Only the lines from the first line of the material below to the line containing "(t + 3) * (t^2 - 2*t", inclusive, should be copied, each exactly as written.
_ _ _ _
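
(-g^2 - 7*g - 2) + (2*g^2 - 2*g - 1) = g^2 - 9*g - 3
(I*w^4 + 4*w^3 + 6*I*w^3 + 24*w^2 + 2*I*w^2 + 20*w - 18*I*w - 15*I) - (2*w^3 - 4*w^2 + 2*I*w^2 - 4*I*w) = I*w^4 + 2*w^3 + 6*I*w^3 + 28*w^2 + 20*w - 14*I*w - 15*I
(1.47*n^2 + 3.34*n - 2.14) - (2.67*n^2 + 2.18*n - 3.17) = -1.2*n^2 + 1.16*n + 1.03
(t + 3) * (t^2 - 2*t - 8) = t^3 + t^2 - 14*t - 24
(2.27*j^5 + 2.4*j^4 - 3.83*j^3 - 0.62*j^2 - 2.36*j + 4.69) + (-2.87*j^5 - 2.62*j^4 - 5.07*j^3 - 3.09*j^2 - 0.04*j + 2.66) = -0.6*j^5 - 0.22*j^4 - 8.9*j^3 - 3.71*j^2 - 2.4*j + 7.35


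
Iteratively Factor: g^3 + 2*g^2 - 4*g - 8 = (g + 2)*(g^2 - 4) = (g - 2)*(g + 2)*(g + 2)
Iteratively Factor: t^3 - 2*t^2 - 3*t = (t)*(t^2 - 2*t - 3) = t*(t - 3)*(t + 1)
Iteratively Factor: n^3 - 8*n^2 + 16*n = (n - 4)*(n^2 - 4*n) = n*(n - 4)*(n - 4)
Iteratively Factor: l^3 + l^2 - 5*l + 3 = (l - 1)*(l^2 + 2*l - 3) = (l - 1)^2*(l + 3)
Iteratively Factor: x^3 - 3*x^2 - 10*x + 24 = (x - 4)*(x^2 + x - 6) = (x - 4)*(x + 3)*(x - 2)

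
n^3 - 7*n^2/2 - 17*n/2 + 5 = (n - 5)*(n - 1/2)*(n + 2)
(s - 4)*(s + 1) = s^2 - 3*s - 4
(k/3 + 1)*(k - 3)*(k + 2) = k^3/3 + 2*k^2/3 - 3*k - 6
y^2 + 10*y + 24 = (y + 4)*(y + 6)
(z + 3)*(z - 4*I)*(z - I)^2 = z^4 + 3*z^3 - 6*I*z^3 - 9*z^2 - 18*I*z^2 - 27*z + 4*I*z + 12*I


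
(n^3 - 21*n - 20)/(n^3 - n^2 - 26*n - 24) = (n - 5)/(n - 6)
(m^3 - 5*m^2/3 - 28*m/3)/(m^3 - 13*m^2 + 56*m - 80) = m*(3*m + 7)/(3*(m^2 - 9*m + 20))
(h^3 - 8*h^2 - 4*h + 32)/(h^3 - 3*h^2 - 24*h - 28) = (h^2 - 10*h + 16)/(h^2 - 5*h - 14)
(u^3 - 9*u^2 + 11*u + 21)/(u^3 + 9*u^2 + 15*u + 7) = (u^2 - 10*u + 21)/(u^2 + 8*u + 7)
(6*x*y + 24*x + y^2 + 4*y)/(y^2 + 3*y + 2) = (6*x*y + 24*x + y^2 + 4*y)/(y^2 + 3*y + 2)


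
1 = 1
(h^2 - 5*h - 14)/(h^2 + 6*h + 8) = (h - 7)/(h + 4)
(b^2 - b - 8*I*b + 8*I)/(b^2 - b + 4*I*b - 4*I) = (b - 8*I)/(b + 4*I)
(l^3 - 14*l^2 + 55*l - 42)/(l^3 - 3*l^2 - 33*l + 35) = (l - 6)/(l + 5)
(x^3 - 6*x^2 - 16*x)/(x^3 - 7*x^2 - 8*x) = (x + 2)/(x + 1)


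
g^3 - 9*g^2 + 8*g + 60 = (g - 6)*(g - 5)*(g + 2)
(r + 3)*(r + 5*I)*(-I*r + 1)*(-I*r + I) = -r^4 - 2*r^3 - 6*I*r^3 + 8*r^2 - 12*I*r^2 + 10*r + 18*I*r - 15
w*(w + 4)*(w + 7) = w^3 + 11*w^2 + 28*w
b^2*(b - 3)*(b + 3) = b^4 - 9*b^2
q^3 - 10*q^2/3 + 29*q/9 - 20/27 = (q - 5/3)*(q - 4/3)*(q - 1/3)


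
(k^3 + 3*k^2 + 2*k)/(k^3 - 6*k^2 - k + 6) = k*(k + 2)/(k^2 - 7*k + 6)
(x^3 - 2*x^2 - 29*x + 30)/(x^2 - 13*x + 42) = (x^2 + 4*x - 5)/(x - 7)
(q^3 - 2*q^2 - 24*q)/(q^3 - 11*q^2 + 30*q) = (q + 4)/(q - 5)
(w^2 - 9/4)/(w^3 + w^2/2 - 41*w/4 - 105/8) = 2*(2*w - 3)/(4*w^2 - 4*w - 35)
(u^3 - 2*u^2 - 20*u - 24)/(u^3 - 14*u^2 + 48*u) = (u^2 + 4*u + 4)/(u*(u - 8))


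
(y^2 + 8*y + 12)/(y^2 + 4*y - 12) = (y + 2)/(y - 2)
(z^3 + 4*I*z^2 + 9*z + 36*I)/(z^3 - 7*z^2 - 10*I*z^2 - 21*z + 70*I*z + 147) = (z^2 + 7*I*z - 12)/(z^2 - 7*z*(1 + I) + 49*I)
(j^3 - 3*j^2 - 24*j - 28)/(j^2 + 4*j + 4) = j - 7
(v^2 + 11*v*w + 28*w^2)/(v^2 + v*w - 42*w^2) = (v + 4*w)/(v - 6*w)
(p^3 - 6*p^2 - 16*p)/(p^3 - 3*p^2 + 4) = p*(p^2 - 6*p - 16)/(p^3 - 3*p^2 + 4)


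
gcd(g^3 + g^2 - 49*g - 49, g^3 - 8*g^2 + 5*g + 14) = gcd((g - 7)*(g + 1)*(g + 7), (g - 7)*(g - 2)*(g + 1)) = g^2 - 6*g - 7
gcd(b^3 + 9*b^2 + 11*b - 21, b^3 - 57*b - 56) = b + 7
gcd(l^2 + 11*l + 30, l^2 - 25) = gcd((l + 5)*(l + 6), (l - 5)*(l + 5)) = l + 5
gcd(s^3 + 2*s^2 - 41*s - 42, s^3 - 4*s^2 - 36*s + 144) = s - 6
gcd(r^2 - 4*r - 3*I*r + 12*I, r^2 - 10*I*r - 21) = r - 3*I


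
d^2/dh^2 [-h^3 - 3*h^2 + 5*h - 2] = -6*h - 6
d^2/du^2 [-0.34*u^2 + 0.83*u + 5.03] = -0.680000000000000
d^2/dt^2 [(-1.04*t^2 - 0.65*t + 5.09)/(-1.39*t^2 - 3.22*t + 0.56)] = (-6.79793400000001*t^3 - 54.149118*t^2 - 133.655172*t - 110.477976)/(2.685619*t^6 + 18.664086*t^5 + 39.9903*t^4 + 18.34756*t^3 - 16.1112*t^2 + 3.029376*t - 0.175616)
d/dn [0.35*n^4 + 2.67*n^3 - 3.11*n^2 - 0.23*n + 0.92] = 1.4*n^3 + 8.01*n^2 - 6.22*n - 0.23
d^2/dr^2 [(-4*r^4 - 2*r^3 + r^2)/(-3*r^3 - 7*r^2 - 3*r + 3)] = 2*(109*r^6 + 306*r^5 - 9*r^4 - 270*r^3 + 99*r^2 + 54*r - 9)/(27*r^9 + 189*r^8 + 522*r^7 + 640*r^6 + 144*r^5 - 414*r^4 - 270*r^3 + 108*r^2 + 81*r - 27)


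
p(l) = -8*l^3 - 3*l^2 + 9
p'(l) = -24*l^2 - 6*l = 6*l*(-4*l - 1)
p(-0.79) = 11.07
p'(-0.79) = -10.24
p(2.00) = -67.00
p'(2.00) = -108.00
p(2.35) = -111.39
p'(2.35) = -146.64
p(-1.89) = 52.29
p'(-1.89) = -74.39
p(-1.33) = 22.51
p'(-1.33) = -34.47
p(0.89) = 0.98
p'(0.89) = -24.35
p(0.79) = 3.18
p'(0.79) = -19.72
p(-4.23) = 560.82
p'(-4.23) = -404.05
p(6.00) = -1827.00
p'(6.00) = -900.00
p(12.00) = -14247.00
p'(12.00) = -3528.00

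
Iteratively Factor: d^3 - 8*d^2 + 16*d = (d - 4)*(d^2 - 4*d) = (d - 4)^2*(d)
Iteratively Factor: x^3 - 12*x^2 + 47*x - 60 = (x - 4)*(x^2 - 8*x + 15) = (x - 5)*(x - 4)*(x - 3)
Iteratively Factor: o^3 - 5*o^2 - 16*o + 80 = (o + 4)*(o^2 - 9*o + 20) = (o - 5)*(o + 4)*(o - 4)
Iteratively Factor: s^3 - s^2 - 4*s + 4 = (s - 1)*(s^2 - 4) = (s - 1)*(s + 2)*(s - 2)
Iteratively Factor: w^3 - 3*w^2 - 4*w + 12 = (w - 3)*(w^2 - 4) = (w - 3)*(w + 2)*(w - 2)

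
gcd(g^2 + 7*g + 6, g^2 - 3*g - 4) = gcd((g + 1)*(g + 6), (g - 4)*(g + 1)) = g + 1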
_ _ _ _
## [RESPONSE]
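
(-g^2 - 7*g - 2) + (2*g^2 - 2*g - 1) = g^2 - 9*g - 3
(I*w^4 + 4*w^3 + 6*I*w^3 + 24*w^2 + 2*I*w^2 + 20*w - 18*I*w - 15*I) - (2*w^3 - 4*w^2 + 2*I*w^2 - 4*I*w) = I*w^4 + 2*w^3 + 6*I*w^3 + 28*w^2 + 20*w - 14*I*w - 15*I
(1.47*n^2 + 3.34*n - 2.14) - (2.67*n^2 + 2.18*n - 3.17) = -1.2*n^2 + 1.16*n + 1.03
(t + 3) * (t^2 - 2*t - 8) = t^3 + t^2 - 14*t - 24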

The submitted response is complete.